■ WHAT YOU HAVE TO DO ■
From the entries that follow, reproduce exactly and only the lines from the line with "z_c = 0.849" to the line with "phase 1: p_1 = -0.1663 m, T_1 = 0.450 s", endpoints included.

Dataset items
________________________

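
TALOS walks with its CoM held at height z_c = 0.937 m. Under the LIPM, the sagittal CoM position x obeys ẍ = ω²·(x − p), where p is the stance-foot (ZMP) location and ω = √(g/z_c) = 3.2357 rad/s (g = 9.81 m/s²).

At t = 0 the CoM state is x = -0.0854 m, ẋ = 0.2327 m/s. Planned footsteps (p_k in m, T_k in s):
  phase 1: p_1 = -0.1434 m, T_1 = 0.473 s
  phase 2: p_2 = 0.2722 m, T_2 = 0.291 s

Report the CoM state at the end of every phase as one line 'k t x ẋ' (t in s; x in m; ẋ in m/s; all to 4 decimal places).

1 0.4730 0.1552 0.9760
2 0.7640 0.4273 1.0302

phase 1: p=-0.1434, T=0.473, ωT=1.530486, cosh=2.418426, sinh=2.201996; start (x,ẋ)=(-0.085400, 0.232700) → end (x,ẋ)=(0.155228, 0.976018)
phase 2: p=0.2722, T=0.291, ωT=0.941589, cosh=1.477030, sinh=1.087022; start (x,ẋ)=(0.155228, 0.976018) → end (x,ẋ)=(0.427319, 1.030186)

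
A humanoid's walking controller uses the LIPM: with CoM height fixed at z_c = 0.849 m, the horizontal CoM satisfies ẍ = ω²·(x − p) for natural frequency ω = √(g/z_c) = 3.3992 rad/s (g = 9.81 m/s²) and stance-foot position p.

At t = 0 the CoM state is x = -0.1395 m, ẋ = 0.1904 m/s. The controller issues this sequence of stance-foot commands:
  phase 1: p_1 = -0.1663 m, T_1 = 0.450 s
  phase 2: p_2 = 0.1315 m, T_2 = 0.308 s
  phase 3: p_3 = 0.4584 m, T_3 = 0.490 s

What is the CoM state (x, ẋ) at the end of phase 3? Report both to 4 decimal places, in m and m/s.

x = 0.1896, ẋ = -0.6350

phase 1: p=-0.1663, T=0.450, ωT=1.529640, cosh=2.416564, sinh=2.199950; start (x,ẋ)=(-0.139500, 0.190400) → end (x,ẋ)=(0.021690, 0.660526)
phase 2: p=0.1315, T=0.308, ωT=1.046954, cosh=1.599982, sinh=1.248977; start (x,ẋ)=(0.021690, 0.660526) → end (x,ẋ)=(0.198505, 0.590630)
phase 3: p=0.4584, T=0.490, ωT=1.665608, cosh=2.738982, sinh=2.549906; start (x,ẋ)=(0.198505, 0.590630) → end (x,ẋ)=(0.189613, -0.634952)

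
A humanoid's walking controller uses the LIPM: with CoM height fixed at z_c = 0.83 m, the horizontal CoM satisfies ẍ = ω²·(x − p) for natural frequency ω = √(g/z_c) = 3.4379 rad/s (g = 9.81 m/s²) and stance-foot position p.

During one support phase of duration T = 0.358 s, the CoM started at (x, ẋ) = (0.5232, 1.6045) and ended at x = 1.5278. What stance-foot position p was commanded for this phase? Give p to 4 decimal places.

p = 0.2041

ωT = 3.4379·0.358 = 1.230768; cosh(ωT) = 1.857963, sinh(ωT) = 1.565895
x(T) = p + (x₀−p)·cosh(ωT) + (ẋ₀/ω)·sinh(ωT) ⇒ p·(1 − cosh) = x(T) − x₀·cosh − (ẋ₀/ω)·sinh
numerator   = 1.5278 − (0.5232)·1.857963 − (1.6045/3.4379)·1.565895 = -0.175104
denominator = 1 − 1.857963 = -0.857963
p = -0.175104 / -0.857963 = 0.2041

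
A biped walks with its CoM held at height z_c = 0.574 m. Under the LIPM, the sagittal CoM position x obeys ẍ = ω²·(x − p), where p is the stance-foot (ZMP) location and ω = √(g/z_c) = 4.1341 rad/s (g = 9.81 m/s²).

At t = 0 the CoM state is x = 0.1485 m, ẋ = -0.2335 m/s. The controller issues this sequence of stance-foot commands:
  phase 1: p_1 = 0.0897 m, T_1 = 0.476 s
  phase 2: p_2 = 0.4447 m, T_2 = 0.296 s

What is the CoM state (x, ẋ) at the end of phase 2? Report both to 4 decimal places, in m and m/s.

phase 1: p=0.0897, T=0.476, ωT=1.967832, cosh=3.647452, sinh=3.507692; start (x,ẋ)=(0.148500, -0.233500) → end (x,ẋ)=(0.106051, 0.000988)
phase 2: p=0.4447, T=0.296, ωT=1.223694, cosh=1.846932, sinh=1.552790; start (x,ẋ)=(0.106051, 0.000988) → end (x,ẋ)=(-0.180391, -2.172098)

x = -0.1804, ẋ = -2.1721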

________________________

■ SOLUTION ■
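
A humanoid's walking controller uses the LIPM: with CoM height fixed at z_c = 0.849 m, the horizontal CoM satisfies ẍ = ω²·(x − p) for natural frequency ω = √(g/z_c) = 3.3992 rad/s (g = 9.81 m/s²) and stance-foot position p.

At t = 0 the CoM state is x = -0.1395 m, ẋ = 0.1904 m/s. The controller issues this sequence of stance-foot commands:
  phase 1: p_1 = -0.1663 m, T_1 = 0.450 s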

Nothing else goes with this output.